[Stored data]
—————

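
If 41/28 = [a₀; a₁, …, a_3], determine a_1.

2

⌊41/28⌋ = 1, remainder 13
⌊28/13⌋ = 2, remainder 2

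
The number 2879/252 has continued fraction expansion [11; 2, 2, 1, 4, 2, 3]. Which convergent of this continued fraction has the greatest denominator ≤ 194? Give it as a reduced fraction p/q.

834/73

List convergents until the denominator exceeds the bound:
a_0 = 11: 11/1  (≤ bound)
a_1 = 2: 23/2  (≤ bound)
a_2 = 2: 57/5  (≤ bound)
a_3 = 1: 80/7  (≤ bound)
a_4 = 4: 377/33  (≤ bound)
a_5 = 2: 834/73  (≤ bound)
a_6 = 3: 2879/252  (> 194, stop)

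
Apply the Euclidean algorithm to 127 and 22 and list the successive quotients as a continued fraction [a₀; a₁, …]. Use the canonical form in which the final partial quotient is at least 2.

[5; 1, 3, 2, 2]

127 = 5·22 + 17, so a_0 = 5
22 = 1·17 + 5, so a_1 = 1
17 = 3·5 + 2, so a_2 = 3
5 = 2·2 + 1, so a_3 = 2
2 = 2·1 + 0, so a_4 = 2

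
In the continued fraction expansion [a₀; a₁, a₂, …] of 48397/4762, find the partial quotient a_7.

Run the Euclidean algorithm, recording each quotient:
⌊48397/4762⌋ = 10, remainder 777
⌊4762/777⌋ = 6, remainder 100
⌊777/100⌋ = 7, remainder 77
⌊100/77⌋ = 1, remainder 23
⌊77/23⌋ = 3, remainder 8
⌊23/8⌋ = 2, remainder 7
⌊8/7⌋ = 1, remainder 1
⌊7/1⌋ = 7, remainder 0

7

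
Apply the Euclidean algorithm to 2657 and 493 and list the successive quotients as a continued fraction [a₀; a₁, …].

2657 = 5·493 + 192, so a_0 = 5
493 = 2·192 + 109, so a_1 = 2
192 = 1·109 + 83, so a_2 = 1
109 = 1·83 + 26, so a_3 = 1
83 = 3·26 + 5, so a_4 = 3
26 = 5·5 + 1, so a_5 = 5
5 = 5·1 + 0, so a_6 = 5

[5; 2, 1, 1, 3, 5, 5]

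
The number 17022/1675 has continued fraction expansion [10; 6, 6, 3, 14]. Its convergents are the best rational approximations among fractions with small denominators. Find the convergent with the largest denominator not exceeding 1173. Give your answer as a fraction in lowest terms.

List convergents until the denominator exceeds the bound:
a_0 = 10: 10/1  (≤ bound)
a_1 = 6: 61/6  (≤ bound)
a_2 = 6: 376/37  (≤ bound)
a_3 = 3: 1189/117  (≤ bound)
a_4 = 14: 17022/1675  (> 1173, stop)

1189/117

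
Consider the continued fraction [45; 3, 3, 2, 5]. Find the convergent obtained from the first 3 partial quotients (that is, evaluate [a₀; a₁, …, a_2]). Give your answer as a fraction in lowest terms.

Collapse the nested fraction from the inside out:
Start with 3.
3 + 1/(3/1) = 3 + 1/3 = 10/3
45 + 1/(10/3) = 45 + 3/10 = 453/10

453/10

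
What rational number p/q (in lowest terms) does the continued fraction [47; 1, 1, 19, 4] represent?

Start with 4.
19 + 1/(4/1) = 19 + 1/4 = 77/4
1 + 1/(77/4) = 1 + 4/77 = 81/77
1 + 1/(81/77) = 1 + 77/81 = 158/81
47 + 1/(158/81) = 47 + 81/158 = 7507/158

7507/158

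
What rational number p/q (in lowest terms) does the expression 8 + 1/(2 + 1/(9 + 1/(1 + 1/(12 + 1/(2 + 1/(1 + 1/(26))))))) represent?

188566/22247

a_0 = 8: 8/1
a_1 = 2: 17/2
a_2 = 9: 161/19
a_3 = 1: 178/21
a_4 = 12: 2297/271
a_5 = 2: 4772/563
a_6 = 1: 7069/834
a_7 = 26: 188566/22247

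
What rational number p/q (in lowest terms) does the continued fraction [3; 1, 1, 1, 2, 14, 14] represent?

Start with 14.
14 + 1/(14/1) = 14 + 1/14 = 197/14
2 + 1/(197/14) = 2 + 14/197 = 408/197
1 + 1/(408/197) = 1 + 197/408 = 605/408
1 + 1/(605/408) = 1 + 408/605 = 1013/605
1 + 1/(1013/605) = 1 + 605/1013 = 1618/1013
3 + 1/(1618/1013) = 3 + 1013/1618 = 5867/1618

5867/1618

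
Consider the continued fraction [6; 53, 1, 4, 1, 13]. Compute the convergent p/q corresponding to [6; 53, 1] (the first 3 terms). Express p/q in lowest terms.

325/54

a_0 = 6: 6/1
a_1 = 53: 319/53
a_2 = 1: 325/54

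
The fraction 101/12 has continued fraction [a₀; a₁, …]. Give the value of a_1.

2

Run the Euclidean algorithm, recording each quotient:
101 ÷ 12 → quotient 8, remainder 5
12 ÷ 5 → quotient 2, remainder 2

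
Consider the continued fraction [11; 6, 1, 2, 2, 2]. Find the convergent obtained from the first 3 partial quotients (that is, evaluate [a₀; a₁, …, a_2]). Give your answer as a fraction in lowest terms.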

—————

All of the entries above, written out exactly, make up the reply.

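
If 41/28 = [a₀; a₁, …, a_3], determine a_1.

2

⌊41/28⌋ = 1, remainder 13
⌊28/13⌋ = 2, remainder 2

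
The number 2879/252 has continued fraction expansion [11; 2, 2, 1, 4, 2, 3]. Which convergent of this continued fraction has the greatest denominator ≤ 194? Give it as a reduced fraction p/q.

834/73

List convergents until the denominator exceeds the bound:
a_0 = 11: 11/1  (≤ bound)
a_1 = 2: 23/2  (≤ bound)
a_2 = 2: 57/5  (≤ bound)
a_3 = 1: 80/7  (≤ bound)
a_4 = 4: 377/33  (≤ bound)
a_5 = 2: 834/73  (≤ bound)
a_6 = 3: 2879/252  (> 194, stop)

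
Apply the Euclidean algorithm to 127 and 22 and list the successive quotients as a continued fraction [a₀; a₁, …]. Use the canonical form in which the final partial quotient is at least 2.

[5; 1, 3, 2, 2]

127 = 5·22 + 17, so a_0 = 5
22 = 1·17 + 5, so a_1 = 1
17 = 3·5 + 2, so a_2 = 3
5 = 2·2 + 1, so a_3 = 2
2 = 2·1 + 0, so a_4 = 2

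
In the continued fraction expansion [a₀; a₁, a₂, …] of 48397/4762, find the partial quotient a_7.

Run the Euclidean algorithm, recording each quotient:
⌊48397/4762⌋ = 10, remainder 777
⌊4762/777⌋ = 6, remainder 100
⌊777/100⌋ = 7, remainder 77
⌊100/77⌋ = 1, remainder 23
⌊77/23⌋ = 3, remainder 8
⌊23/8⌋ = 2, remainder 7
⌊8/7⌋ = 1, remainder 1
⌊7/1⌋ = 7, remainder 0

7

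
Apply the Euclidean algorithm to 2657 and 493 and list the successive quotients as a continued fraction [a₀; a₁, …].

2657 = 5·493 + 192, so a_0 = 5
493 = 2·192 + 109, so a_1 = 2
192 = 1·109 + 83, so a_2 = 1
109 = 1·83 + 26, so a_3 = 1
83 = 3·26 + 5, so a_4 = 3
26 = 5·5 + 1, so a_5 = 5
5 = 5·1 + 0, so a_6 = 5

[5; 2, 1, 1, 3, 5, 5]

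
The number 17022/1675 has continued fraction expansion [10; 6, 6, 3, 14]. Its convergents are the best rational approximations among fractions with small denominators. Find the convergent with the largest denominator not exceeding 1173. Give your answer as a fraction in lowest terms.

List convergents until the denominator exceeds the bound:
a_0 = 10: 10/1  (≤ bound)
a_1 = 6: 61/6  (≤ bound)
a_2 = 6: 376/37  (≤ bound)
a_3 = 3: 1189/117  (≤ bound)
a_4 = 14: 17022/1675  (> 1173, stop)

1189/117

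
Consider the continued fraction [45; 3, 3, 2, 5]. Find the convergent obtained from the first 3 partial quotients (that is, evaluate [a₀; a₁, …, a_2]). Give your answer as a fraction in lowest terms.

Collapse the nested fraction from the inside out:
Start with 3.
3 + 1/(3/1) = 3 + 1/3 = 10/3
45 + 1/(10/3) = 45 + 3/10 = 453/10

453/10

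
What rational number p/q (in lowest terms) does the continued fraction [47; 1, 1, 19, 4] represent?

Start with 4.
19 + 1/(4/1) = 19 + 1/4 = 77/4
1 + 1/(77/4) = 1 + 4/77 = 81/77
1 + 1/(81/77) = 1 + 77/81 = 158/81
47 + 1/(158/81) = 47 + 81/158 = 7507/158

7507/158

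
What rational number p/q (in lowest terms) does the expression 8 + 1/(2 + 1/(9 + 1/(1 + 1/(12 + 1/(2 + 1/(1 + 1/(26))))))) represent?

188566/22247

a_0 = 8: 8/1
a_1 = 2: 17/2
a_2 = 9: 161/19
a_3 = 1: 178/21
a_4 = 12: 2297/271
a_5 = 2: 4772/563
a_6 = 1: 7069/834
a_7 = 26: 188566/22247

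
What rational number p/q (in lowest terms) does the continued fraction [3; 1, 1, 1, 2, 14, 14] represent?

Start with 14.
14 + 1/(14/1) = 14 + 1/14 = 197/14
2 + 1/(197/14) = 2 + 14/197 = 408/197
1 + 1/(408/197) = 1 + 197/408 = 605/408
1 + 1/(605/408) = 1 + 408/605 = 1013/605
1 + 1/(1013/605) = 1 + 605/1013 = 1618/1013
3 + 1/(1618/1013) = 3 + 1013/1618 = 5867/1618

5867/1618

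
Consider the continued fraction [6; 53, 1, 4, 1, 13]. Compute the convergent p/q corresponding to [6; 53, 1] (the first 3 terms). Express p/q in lowest terms.

325/54

a_0 = 6: 6/1
a_1 = 53: 319/53
a_2 = 1: 325/54

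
The fraction 101/12 has continued fraction [a₀; a₁, …]. Give the value of a_1.

2

Run the Euclidean algorithm, recording each quotient:
101 ÷ 12 → quotient 8, remainder 5
12 ÷ 5 → quotient 2, remainder 2

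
Consider the continued fraction [11; 6, 1, 2, 2, 2]. Find the convergent obtained from the first 3 partial quotients (that is, evaluate [a₀; a₁, …, a_2]). Give your answer as a fraction in lowest terms.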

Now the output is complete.